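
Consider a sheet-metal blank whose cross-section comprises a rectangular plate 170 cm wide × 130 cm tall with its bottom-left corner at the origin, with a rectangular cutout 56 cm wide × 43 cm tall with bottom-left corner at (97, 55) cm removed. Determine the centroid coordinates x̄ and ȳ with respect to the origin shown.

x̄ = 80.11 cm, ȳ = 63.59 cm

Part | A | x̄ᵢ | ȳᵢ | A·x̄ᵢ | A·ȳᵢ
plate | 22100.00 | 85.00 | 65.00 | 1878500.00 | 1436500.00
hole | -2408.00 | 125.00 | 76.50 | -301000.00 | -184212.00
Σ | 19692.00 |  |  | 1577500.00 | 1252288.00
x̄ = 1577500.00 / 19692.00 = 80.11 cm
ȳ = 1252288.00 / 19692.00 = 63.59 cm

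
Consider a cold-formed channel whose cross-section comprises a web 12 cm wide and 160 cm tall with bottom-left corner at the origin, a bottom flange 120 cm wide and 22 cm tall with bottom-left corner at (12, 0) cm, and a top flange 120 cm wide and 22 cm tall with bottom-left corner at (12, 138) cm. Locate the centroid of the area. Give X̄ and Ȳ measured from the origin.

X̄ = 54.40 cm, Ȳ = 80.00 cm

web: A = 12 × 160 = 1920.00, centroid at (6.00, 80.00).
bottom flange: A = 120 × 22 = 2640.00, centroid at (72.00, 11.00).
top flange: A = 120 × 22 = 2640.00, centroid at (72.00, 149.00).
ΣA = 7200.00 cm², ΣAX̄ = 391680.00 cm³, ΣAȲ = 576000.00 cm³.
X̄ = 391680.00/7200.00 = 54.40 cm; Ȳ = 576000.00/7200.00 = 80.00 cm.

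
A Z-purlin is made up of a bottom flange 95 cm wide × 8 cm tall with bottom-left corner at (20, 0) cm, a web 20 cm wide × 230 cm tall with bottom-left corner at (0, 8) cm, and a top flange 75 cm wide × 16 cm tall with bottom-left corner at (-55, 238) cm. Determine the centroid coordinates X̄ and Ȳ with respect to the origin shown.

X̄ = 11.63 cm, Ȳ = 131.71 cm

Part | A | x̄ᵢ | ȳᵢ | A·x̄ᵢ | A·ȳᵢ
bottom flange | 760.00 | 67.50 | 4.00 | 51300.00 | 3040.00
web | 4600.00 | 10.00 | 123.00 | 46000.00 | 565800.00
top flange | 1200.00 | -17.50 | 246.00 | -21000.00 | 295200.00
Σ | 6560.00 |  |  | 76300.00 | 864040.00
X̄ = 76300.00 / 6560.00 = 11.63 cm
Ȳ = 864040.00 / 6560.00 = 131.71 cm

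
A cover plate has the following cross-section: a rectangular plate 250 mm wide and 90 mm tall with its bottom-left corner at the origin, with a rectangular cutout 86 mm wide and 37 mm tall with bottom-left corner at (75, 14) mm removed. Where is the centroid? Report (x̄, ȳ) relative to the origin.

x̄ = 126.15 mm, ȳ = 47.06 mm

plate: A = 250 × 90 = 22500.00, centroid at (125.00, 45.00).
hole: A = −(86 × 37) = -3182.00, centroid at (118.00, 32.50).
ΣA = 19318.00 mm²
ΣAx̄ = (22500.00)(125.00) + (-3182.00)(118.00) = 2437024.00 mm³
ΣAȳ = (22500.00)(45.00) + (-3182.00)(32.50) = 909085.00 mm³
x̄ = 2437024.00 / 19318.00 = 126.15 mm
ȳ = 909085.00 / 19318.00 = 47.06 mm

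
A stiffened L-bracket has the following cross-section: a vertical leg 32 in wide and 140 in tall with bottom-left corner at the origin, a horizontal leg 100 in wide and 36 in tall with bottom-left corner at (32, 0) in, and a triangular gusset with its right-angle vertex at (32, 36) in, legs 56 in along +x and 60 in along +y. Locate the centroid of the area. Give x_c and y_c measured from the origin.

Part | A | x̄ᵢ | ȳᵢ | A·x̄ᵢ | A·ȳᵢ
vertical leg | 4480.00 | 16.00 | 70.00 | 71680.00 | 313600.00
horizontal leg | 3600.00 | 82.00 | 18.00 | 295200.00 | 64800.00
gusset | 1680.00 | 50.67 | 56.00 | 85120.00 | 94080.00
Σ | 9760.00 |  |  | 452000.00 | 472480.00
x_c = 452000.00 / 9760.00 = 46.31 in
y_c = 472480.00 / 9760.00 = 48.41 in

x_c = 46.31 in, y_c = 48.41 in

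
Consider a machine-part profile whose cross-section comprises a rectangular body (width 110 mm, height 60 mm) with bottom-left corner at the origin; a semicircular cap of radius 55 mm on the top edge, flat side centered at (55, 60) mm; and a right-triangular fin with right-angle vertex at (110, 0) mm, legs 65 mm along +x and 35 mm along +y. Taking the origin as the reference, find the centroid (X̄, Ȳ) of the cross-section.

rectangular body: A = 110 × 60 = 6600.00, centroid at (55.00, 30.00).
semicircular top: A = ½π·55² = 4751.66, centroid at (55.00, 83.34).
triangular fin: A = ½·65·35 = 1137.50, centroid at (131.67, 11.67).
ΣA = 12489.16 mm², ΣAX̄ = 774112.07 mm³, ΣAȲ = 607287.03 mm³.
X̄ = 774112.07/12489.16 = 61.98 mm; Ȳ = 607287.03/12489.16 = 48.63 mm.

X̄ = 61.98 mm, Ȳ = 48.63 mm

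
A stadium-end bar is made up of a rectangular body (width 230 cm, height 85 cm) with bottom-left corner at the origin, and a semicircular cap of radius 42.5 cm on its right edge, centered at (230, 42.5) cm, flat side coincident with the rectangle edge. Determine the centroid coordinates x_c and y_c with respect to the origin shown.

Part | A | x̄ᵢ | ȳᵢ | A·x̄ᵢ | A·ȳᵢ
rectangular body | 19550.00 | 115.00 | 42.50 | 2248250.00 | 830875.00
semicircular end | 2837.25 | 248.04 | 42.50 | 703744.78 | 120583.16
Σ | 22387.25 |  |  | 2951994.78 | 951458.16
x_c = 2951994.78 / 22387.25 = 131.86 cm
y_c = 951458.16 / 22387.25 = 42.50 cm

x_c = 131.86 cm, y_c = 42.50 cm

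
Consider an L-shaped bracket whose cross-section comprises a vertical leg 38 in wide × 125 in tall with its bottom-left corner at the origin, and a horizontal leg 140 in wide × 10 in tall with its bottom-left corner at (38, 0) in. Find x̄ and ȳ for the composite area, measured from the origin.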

### Problem description
Word for word, output all of the material.

### Result of this exercise
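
Consider a sheet-metal blank whose cross-section comprises a rectangular plate 170 cm wide × 130 cm tall with its bottom-left corner at the origin, with a rectangular cutout 56 cm wide × 43 cm tall with bottom-left corner at (97, 55) cm removed. Determine the centroid coordinates x̄ and ȳ with respect to the origin shown.

x̄ = 80.11 cm, ȳ = 63.59 cm

Part | A | x̄ᵢ | ȳᵢ | A·x̄ᵢ | A·ȳᵢ
plate | 22100.00 | 85.00 | 65.00 | 1878500.00 | 1436500.00
hole | -2408.00 | 125.00 | 76.50 | -301000.00 | -184212.00
Σ | 19692.00 |  |  | 1577500.00 | 1252288.00
x̄ = 1577500.00 / 19692.00 = 80.11 cm
ȳ = 1252288.00 / 19692.00 = 63.59 cm

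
Consider a cold-formed channel whose cross-section comprises a web 12 cm wide and 160 cm tall with bottom-left corner at the origin, a bottom flange 120 cm wide and 22 cm tall with bottom-left corner at (12, 0) cm, and a top flange 120 cm wide and 22 cm tall with bottom-left corner at (12, 138) cm. Locate the centroid of the area. Give X̄ and Ȳ measured from the origin.

X̄ = 54.40 cm, Ȳ = 80.00 cm

web: A = 12 × 160 = 1920.00, centroid at (6.00, 80.00).
bottom flange: A = 120 × 22 = 2640.00, centroid at (72.00, 11.00).
top flange: A = 120 × 22 = 2640.00, centroid at (72.00, 149.00).
ΣA = 7200.00 cm², ΣAX̄ = 391680.00 cm³, ΣAȲ = 576000.00 cm³.
X̄ = 391680.00/7200.00 = 54.40 cm; Ȳ = 576000.00/7200.00 = 80.00 cm.

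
A Z-purlin is made up of a bottom flange 95 cm wide × 8 cm tall with bottom-left corner at (20, 0) cm, a web 20 cm wide × 230 cm tall with bottom-left corner at (0, 8) cm, and a top flange 75 cm wide × 16 cm tall with bottom-left corner at (-55, 238) cm. Determine the centroid coordinates X̄ and Ȳ with respect to the origin shown.

X̄ = 11.63 cm, Ȳ = 131.71 cm

Part | A | x̄ᵢ | ȳᵢ | A·x̄ᵢ | A·ȳᵢ
bottom flange | 760.00 | 67.50 | 4.00 | 51300.00 | 3040.00
web | 4600.00 | 10.00 | 123.00 | 46000.00 | 565800.00
top flange | 1200.00 | -17.50 | 246.00 | -21000.00 | 295200.00
Σ | 6560.00 |  |  | 76300.00 | 864040.00
X̄ = 76300.00 / 6560.00 = 11.63 cm
Ȳ = 864040.00 / 6560.00 = 131.71 cm

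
A cover plate has the following cross-section: a rectangular plate 250 mm wide and 90 mm tall with its bottom-left corner at the origin, with a rectangular cutout 86 mm wide and 37 mm tall with bottom-left corner at (75, 14) mm removed. Where is the centroid? Report (x̄, ȳ) relative to the origin.

x̄ = 126.15 mm, ȳ = 47.06 mm

plate: A = 250 × 90 = 22500.00, centroid at (125.00, 45.00).
hole: A = −(86 × 37) = -3182.00, centroid at (118.00, 32.50).
ΣA = 19318.00 mm²
ΣAx̄ = (22500.00)(125.00) + (-3182.00)(118.00) = 2437024.00 mm³
ΣAȳ = (22500.00)(45.00) + (-3182.00)(32.50) = 909085.00 mm³
x̄ = 2437024.00 / 19318.00 = 126.15 mm
ȳ = 909085.00 / 19318.00 = 47.06 mm

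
A stiffened L-bracket has the following cross-section: a vertical leg 32 in wide and 140 in tall with bottom-left corner at the origin, a horizontal leg 100 in wide and 36 in tall with bottom-left corner at (32, 0) in, and a triangular gusset with its right-angle vertex at (32, 36) in, legs 56 in along +x and 60 in along +y. Locate the centroid of the area. Give x_c and y_c measured from the origin.

Part | A | x̄ᵢ | ȳᵢ | A·x̄ᵢ | A·ȳᵢ
vertical leg | 4480.00 | 16.00 | 70.00 | 71680.00 | 313600.00
horizontal leg | 3600.00 | 82.00 | 18.00 | 295200.00 | 64800.00
gusset | 1680.00 | 50.67 | 56.00 | 85120.00 | 94080.00
Σ | 9760.00 |  |  | 452000.00 | 472480.00
x_c = 452000.00 / 9760.00 = 46.31 in
y_c = 472480.00 / 9760.00 = 48.41 in

x_c = 46.31 in, y_c = 48.41 in

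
Consider a machine-part profile whose cross-section comprises a rectangular body (width 110 mm, height 60 mm) with bottom-left corner at the origin; a semicircular cap of radius 55 mm on the top edge, flat side centered at (55, 60) mm; and a right-triangular fin with right-angle vertex at (110, 0) mm, legs 65 mm along +x and 35 mm along +y. Taking the origin as the reference, find the centroid (X̄, Ȳ) of the cross-section.

rectangular body: A = 110 × 60 = 6600.00, centroid at (55.00, 30.00).
semicircular top: A = ½π·55² = 4751.66, centroid at (55.00, 83.34).
triangular fin: A = ½·65·35 = 1137.50, centroid at (131.67, 11.67).
ΣA = 12489.16 mm², ΣAX̄ = 774112.07 mm³, ΣAȲ = 607287.03 mm³.
X̄ = 774112.07/12489.16 = 61.98 mm; Ȳ = 607287.03/12489.16 = 48.63 mm.

X̄ = 61.98 mm, Ȳ = 48.63 mm

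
A stadium-end bar is made up of a rectangular body (width 230 cm, height 85 cm) with bottom-left corner at the origin, and a semicircular cap of radius 42.5 cm on its right edge, centered at (230, 42.5) cm, flat side coincident with the rectangle edge. Determine the centroid coordinates x_c and y_c with respect to the origin shown.

Part | A | x̄ᵢ | ȳᵢ | A·x̄ᵢ | A·ȳᵢ
rectangular body | 19550.00 | 115.00 | 42.50 | 2248250.00 | 830875.00
semicircular end | 2837.25 | 248.04 | 42.50 | 703744.78 | 120583.16
Σ | 22387.25 |  |  | 2951994.78 | 951458.16
x_c = 2951994.78 / 22387.25 = 131.86 cm
y_c = 951458.16 / 22387.25 = 42.50 cm

x_c = 131.86 cm, y_c = 42.50 cm

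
Consider an L-shaped bracket whose cross-section comprises a vertical leg 38 in wide × 125 in tall with its bottom-left corner at the origin, and a horizontal leg 140 in wide × 10 in tall with its bottom-left corner at (38, 0) in. Find x̄ and ȳ for the composite area, measured from the origin.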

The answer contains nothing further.